═══ Data for this task ═══

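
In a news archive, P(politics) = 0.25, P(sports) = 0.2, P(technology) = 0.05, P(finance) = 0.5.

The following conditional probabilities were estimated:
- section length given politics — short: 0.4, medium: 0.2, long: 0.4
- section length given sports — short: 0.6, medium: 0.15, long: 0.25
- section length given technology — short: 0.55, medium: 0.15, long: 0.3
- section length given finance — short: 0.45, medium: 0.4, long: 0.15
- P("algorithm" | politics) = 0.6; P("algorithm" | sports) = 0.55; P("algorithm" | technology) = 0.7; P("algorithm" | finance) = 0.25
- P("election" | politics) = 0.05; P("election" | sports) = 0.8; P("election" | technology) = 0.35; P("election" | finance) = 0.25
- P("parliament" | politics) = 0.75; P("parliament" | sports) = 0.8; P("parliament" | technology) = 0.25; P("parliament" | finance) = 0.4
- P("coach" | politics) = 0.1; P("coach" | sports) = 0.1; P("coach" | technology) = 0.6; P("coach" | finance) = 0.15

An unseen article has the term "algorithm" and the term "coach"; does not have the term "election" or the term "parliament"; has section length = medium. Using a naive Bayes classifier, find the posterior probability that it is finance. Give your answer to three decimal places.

politics: 0.25 × 0.2 × 0.6 × (1−0.05) × (1−0.75) × 0.1 = 0.0007125
sports: 0.2 × 0.15 × 0.55 × (1−0.8) × (1−0.8) × 0.1 = 0.000066
technology: 0.05 × 0.15 × 0.7 × (1−0.35) × (1−0.25) × 0.6 = 0.001535625
finance: 0.5 × 0.4 × 0.25 × (1−0.25) × (1−0.4) × 0.15 = 0.003375
P(finance | x) = 0.003375 / 0.005689125 ≈ 0.593

0.593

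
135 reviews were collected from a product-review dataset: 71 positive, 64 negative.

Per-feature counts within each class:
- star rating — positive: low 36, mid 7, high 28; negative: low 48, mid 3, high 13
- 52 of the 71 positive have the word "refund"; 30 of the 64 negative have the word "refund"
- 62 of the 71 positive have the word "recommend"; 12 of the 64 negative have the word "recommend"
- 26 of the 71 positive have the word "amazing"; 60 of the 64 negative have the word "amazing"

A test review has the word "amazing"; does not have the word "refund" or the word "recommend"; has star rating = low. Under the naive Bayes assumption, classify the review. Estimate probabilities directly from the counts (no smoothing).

positive: (71/135) × (36/71) × (19/71) × (9/71) × (26/71) ≈ 0.00331256
negative: (64/135) × (48/64) × (34/64) × (52/64) × (60/64) ≈ 0.14388
Highest score → negative.

negative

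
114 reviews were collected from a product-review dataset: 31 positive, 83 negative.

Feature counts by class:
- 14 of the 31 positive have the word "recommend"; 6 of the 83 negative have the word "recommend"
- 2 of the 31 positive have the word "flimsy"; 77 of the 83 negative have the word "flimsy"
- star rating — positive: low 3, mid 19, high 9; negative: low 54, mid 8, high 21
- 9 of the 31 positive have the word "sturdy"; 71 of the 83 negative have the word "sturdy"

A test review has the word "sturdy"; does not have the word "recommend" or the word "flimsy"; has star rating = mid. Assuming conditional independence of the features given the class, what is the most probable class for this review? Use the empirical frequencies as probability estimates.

positive

positive: (31/114) × (17/31) × (29/31) × (19/31) × (9/31) ≈ 0.0248229
negative: (83/114) × (77/83) × (6/83) × (8/83) × (71/83) ≈ 0.00402579
Highest score → positive.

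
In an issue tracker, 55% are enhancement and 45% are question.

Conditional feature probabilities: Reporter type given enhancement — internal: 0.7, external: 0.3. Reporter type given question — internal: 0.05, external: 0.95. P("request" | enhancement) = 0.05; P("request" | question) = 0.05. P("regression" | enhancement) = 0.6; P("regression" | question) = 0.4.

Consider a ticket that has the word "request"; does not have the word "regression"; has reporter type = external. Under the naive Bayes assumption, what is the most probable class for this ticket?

question

enhancement: 0.55 × 0.3 × 0.05 × (1−0.6) = 0.0033
question: 0.45 × 0.95 × 0.05 × (1−0.4) = 0.012825
Highest score → question.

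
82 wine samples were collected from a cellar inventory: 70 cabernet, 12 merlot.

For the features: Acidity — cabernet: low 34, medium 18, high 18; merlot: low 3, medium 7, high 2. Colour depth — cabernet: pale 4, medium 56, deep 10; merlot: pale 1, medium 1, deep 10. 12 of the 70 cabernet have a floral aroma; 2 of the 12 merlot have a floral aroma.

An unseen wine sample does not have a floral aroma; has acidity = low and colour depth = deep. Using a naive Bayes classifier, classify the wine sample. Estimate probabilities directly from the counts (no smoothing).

cabernet

cabernet: (70/82) × (34/70) × (10/70) × (58/70) ≈ 0.0490791
merlot: (12/82) × (3/12) × (10/12) × (10/12) ≈ 0.0254065
Highest score → cabernet.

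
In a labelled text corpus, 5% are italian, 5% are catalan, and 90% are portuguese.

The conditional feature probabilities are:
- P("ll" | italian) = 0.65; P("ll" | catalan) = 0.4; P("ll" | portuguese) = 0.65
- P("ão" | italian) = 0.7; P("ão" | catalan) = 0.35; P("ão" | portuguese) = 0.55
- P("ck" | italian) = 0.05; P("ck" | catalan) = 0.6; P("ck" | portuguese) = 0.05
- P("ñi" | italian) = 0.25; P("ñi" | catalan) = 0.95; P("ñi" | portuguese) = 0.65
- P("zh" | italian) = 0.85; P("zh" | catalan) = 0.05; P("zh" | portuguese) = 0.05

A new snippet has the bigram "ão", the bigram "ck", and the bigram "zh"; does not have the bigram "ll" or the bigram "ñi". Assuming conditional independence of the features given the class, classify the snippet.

italian: 0.05 × (1−0.65) × 0.7 × 0.05 × (1−0.25) × 0.85 = 0.00039046875
catalan: 0.05 × (1−0.4) × 0.35 × 0.6 × (1−0.95) × 0.05 = 0.00001575
portuguese: 0.9 × (1−0.65) × 0.55 × 0.05 × (1−0.65) × 0.05 = 0.00015159375
Highest score → italian.

italian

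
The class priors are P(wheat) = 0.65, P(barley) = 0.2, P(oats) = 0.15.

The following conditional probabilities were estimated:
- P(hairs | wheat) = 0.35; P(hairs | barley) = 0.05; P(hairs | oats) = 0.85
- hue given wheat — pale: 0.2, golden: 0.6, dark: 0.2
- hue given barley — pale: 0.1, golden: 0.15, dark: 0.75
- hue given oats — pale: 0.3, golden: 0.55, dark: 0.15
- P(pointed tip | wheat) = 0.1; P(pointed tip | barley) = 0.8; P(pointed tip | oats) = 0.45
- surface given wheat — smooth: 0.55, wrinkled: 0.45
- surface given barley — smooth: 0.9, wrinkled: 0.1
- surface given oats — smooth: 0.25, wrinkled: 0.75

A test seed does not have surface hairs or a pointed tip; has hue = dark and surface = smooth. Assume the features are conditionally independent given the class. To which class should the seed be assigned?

wheat: 0.65 × (1−0.35) × 0.2 × (1−0.1) × 0.55 = 0.0418275
barley: 0.2 × (1−0.05) × 0.75 × (1−0.8) × 0.9 = 0.02565
oats: 0.15 × (1−0.85) × 0.15 × (1−0.45) × 0.25 = 0.0004640625
Highest score → wheat.

wheat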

═══

- _Required work_
Please transcribe all of the records, keeping every line exactly as it is.

- _Written response_
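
In a news archive, P(politics) = 0.25, P(sports) = 0.2, P(technology) = 0.05, P(finance) = 0.5.

The following conditional probabilities were estimated:
- section length given politics — short: 0.4, medium: 0.2, long: 0.4
- section length given sports — short: 0.6, medium: 0.15, long: 0.25
- section length given technology — short: 0.55, medium: 0.15, long: 0.3
- section length given finance — short: 0.45, medium: 0.4, long: 0.15
- P("algorithm" | politics) = 0.6; P("algorithm" | sports) = 0.55; P("algorithm" | technology) = 0.7; P("algorithm" | finance) = 0.25
- P("election" | politics) = 0.05; P("election" | sports) = 0.8; P("election" | technology) = 0.35; P("election" | finance) = 0.25
- P("parliament" | politics) = 0.75; P("parliament" | sports) = 0.8; P("parliament" | technology) = 0.25; P("parliament" | finance) = 0.4
- P("coach" | politics) = 0.1; P("coach" | sports) = 0.1; P("coach" | technology) = 0.6; P("coach" | finance) = 0.15

An unseen article has the term "algorithm" and the term "coach"; does not have the term "election" or the term "parliament"; has section length = medium. Using a naive Bayes classifier, find the posterior probability that it is finance. Give your answer to three decimal places.

politics: 0.25 × 0.2 × 0.6 × (1−0.05) × (1−0.75) × 0.1 = 0.0007125
sports: 0.2 × 0.15 × 0.55 × (1−0.8) × (1−0.8) × 0.1 = 0.000066
technology: 0.05 × 0.15 × 0.7 × (1−0.35) × (1−0.25) × 0.6 = 0.001535625
finance: 0.5 × 0.4 × 0.25 × (1−0.25) × (1−0.4) × 0.15 = 0.003375
P(finance | x) = 0.003375 / 0.005689125 ≈ 0.593

0.593

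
135 reviews were collected from a product-review dataset: 71 positive, 64 negative.

Per-feature counts within each class:
- star rating — positive: low 36, mid 7, high 28; negative: low 48, mid 3, high 13
- 52 of the 71 positive have the word "refund"; 30 of the 64 negative have the word "refund"
- 62 of the 71 positive have the word "recommend"; 12 of the 64 negative have the word "recommend"
- 26 of the 71 positive have the word "amazing"; 60 of the 64 negative have the word "amazing"

A test review has the word "amazing"; does not have the word "refund" or the word "recommend"; has star rating = low. Under the naive Bayes assumption, classify the review. Estimate probabilities directly from the counts (no smoothing).

positive: (71/135) × (36/71) × (19/71) × (9/71) × (26/71) ≈ 0.00331256
negative: (64/135) × (48/64) × (34/64) × (52/64) × (60/64) ≈ 0.14388
Highest score → negative.

negative

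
114 reviews were collected from a product-review dataset: 31 positive, 83 negative.

Feature counts by class:
- 14 of the 31 positive have the word "recommend"; 6 of the 83 negative have the word "recommend"
- 2 of the 31 positive have the word "flimsy"; 77 of the 83 negative have the word "flimsy"
- star rating — positive: low 3, mid 19, high 9; negative: low 54, mid 8, high 21
- 9 of the 31 positive have the word "sturdy"; 71 of the 83 negative have the word "sturdy"

A test review has the word "sturdy"; does not have the word "recommend" or the word "flimsy"; has star rating = mid. Assuming conditional independence of the features given the class, what is the most probable class for this review? Use the empirical frequencies as probability estimates.

positive

positive: (31/114) × (17/31) × (29/31) × (19/31) × (9/31) ≈ 0.0248229
negative: (83/114) × (77/83) × (6/83) × (8/83) × (71/83) ≈ 0.00402579
Highest score → positive.

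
In an issue tracker, 55% are enhancement and 45% are question.

Conditional feature probabilities: Reporter type given enhancement — internal: 0.7, external: 0.3. Reporter type given question — internal: 0.05, external: 0.95. P("request" | enhancement) = 0.05; P("request" | question) = 0.05. P("regression" | enhancement) = 0.6; P("regression" | question) = 0.4.

Consider a ticket that has the word "request"; does not have the word "regression"; has reporter type = external. Under the naive Bayes assumption, what is the most probable class for this ticket?

question

enhancement: 0.55 × 0.3 × 0.05 × (1−0.6) = 0.0033
question: 0.45 × 0.95 × 0.05 × (1−0.4) = 0.012825
Highest score → question.

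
82 wine samples were collected from a cellar inventory: 70 cabernet, 12 merlot.

For the features: Acidity — cabernet: low 34, medium 18, high 18; merlot: low 3, medium 7, high 2. Colour depth — cabernet: pale 4, medium 56, deep 10; merlot: pale 1, medium 1, deep 10. 12 of the 70 cabernet have a floral aroma; 2 of the 12 merlot have a floral aroma.

An unseen wine sample does not have a floral aroma; has acidity = low and colour depth = deep. Using a naive Bayes classifier, classify the wine sample. Estimate probabilities directly from the counts (no smoothing).

cabernet

cabernet: (70/82) × (34/70) × (10/70) × (58/70) ≈ 0.0490791
merlot: (12/82) × (3/12) × (10/12) × (10/12) ≈ 0.0254065
Highest score → cabernet.

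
In a labelled text corpus, 5% are italian, 5% are catalan, and 90% are portuguese.

The conditional feature probabilities are:
- P("ll" | italian) = 0.65; P("ll" | catalan) = 0.4; P("ll" | portuguese) = 0.65
- P("ão" | italian) = 0.7; P("ão" | catalan) = 0.35; P("ão" | portuguese) = 0.55
- P("ck" | italian) = 0.05; P("ck" | catalan) = 0.6; P("ck" | portuguese) = 0.05
- P("ñi" | italian) = 0.25; P("ñi" | catalan) = 0.95; P("ñi" | portuguese) = 0.65
- P("zh" | italian) = 0.85; P("zh" | catalan) = 0.05; P("zh" | portuguese) = 0.05

A new snippet has the bigram "ão", the bigram "ck", and the bigram "zh"; does not have the bigram "ll" or the bigram "ñi". Assuming conditional independence of the features given the class, classify the snippet.

italian: 0.05 × (1−0.65) × 0.7 × 0.05 × (1−0.25) × 0.85 = 0.00039046875
catalan: 0.05 × (1−0.4) × 0.35 × 0.6 × (1−0.95) × 0.05 = 0.00001575
portuguese: 0.9 × (1−0.65) × 0.55 × 0.05 × (1−0.65) × 0.05 = 0.00015159375
Highest score → italian.

italian

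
The class priors are P(wheat) = 0.65, P(barley) = 0.2, P(oats) = 0.15.

The following conditional probabilities were estimated:
- P(hairs | wheat) = 0.35; P(hairs | barley) = 0.05; P(hairs | oats) = 0.85
- hue given wheat — pale: 0.2, golden: 0.6, dark: 0.2
- hue given barley — pale: 0.1, golden: 0.15, dark: 0.75
- hue given oats — pale: 0.3, golden: 0.55, dark: 0.15
- P(pointed tip | wheat) = 0.1; P(pointed tip | barley) = 0.8; P(pointed tip | oats) = 0.45
- surface given wheat — smooth: 0.55, wrinkled: 0.45
- surface given barley — smooth: 0.9, wrinkled: 0.1
- surface given oats — smooth: 0.25, wrinkled: 0.75

A test seed does not have surface hairs or a pointed tip; has hue = dark and surface = smooth. Assume the features are conditionally independent given the class. To which class should the seed be assigned?

wheat: 0.65 × (1−0.35) × 0.2 × (1−0.1) × 0.55 = 0.0418275
barley: 0.2 × (1−0.05) × 0.75 × (1−0.8) × 0.9 = 0.02565
oats: 0.15 × (1−0.85) × 0.15 × (1−0.45) × 0.25 = 0.0004640625
Highest score → wheat.

wheat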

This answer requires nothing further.